WHAT TO PRODUCE
Write the records out again in full, word for word.

Saved entries:
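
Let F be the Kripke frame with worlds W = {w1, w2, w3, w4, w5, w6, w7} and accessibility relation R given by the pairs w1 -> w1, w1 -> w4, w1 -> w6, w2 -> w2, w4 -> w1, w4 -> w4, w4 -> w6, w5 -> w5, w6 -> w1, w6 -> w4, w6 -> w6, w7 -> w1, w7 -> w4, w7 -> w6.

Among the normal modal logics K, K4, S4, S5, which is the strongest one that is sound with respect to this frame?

K4

Transitive (axiom 4): yes — every two-step R-path is closed by a direct edge.
Reflexive (axiom T): no — w3 is not related to itself.
Euclidean (axiom 5): yes — any two successors of a common world are R-related.
So F validates K, K4; S4 would additionally require R to be reflexive. The strongest is K4.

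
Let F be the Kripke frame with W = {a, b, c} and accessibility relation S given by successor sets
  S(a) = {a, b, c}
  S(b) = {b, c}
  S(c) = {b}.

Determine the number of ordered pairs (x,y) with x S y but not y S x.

Enumerating: (a,b), (a,c).

2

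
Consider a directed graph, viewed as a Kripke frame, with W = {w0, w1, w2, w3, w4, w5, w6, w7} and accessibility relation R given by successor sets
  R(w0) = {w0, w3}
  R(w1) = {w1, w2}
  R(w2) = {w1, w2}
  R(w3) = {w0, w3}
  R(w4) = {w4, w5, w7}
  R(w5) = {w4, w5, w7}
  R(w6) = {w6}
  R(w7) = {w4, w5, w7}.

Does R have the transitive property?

Yes

Transitive: yes — every two-step R-path is closed by a direct edge.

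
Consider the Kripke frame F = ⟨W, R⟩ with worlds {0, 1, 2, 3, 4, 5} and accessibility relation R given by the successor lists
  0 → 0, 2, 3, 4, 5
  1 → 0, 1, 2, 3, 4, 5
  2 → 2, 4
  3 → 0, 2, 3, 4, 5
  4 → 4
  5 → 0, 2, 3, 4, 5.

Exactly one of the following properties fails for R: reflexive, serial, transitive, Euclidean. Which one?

Euclidean

Reflexive: yes — every world is R-related to itself.
Serial: yes — every world has a successor (e.g. 0 R 0).
Transitive: yes — every two-step R-path is closed by a direct edge.
Euclidean: no — 0 R 2 and 0 R 3, but not 2 R 3.
Only Euclidean fails.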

WRITTEN REPLY
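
Let F be the Kripke frame with worlds W = {w1, w2, w3, w4, w5, w6, w7} and accessibility relation R given by the pairs w1 -> w1, w1 -> w4, w1 -> w6, w2 -> w2, w4 -> w1, w4 -> w4, w4 -> w6, w5 -> w5, w6 -> w1, w6 -> w4, w6 -> w6, w7 -> w1, w7 -> w4, w7 -> w6.

Among the normal modal logics K, K4, S4, S5, which is the strongest one that is sound with respect to this frame?

K4

Transitive (axiom 4): yes — every two-step R-path is closed by a direct edge.
Reflexive (axiom T): no — w3 is not related to itself.
Euclidean (axiom 5): yes — any two successors of a common world are R-related.
So F validates K, K4; S4 would additionally require R to be reflexive. The strongest is K4.

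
Let F be the Kripke frame with W = {a, b, c} and accessibility relation S given by successor sets
  S(a) = {a, b, c}
  S(b) = {b, c}
  S(c) = {b}.

Determine the number of ordered pairs (x,y) with x S y but not y S x.

Enumerating: (a,b), (a,c).

2

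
Consider a directed graph, viewed as a Kripke frame, with W = {w0, w1, w2, w3, w4, w5, w6, w7} and accessibility relation R given by successor sets
  R(w0) = {w0, w3}
  R(w1) = {w1, w2}
  R(w2) = {w1, w2}
  R(w3) = {w0, w3}
  R(w4) = {w4, w5, w7}
  R(w5) = {w4, w5, w7}
  R(w6) = {w6}
  R(w7) = {w4, w5, w7}.

Does R have the transitive property?

Yes

Transitive: yes — every two-step R-path is closed by a direct edge.

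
Consider the Kripke frame F = ⟨W, R⟩ with worlds {0, 1, 2, 3, 4, 5} and accessibility relation R given by the successor lists
  0 → 0, 2, 3, 4, 5
  1 → 0, 1, 2, 3, 4, 5
  2 → 2, 4
  3 → 0, 2, 3, 4, 5
  4 → 4
  5 → 0, 2, 3, 4, 5.

Exactly one of the following properties fails for R: reflexive, serial, transitive, Euclidean. Which one?

Euclidean

Reflexive: yes — every world is R-related to itself.
Serial: yes — every world has a successor (e.g. 0 R 0).
Transitive: yes — every two-step R-path is closed by a direct edge.
Euclidean: no — 0 R 2 and 0 R 3, but not 2 R 3.
Only Euclidean fails.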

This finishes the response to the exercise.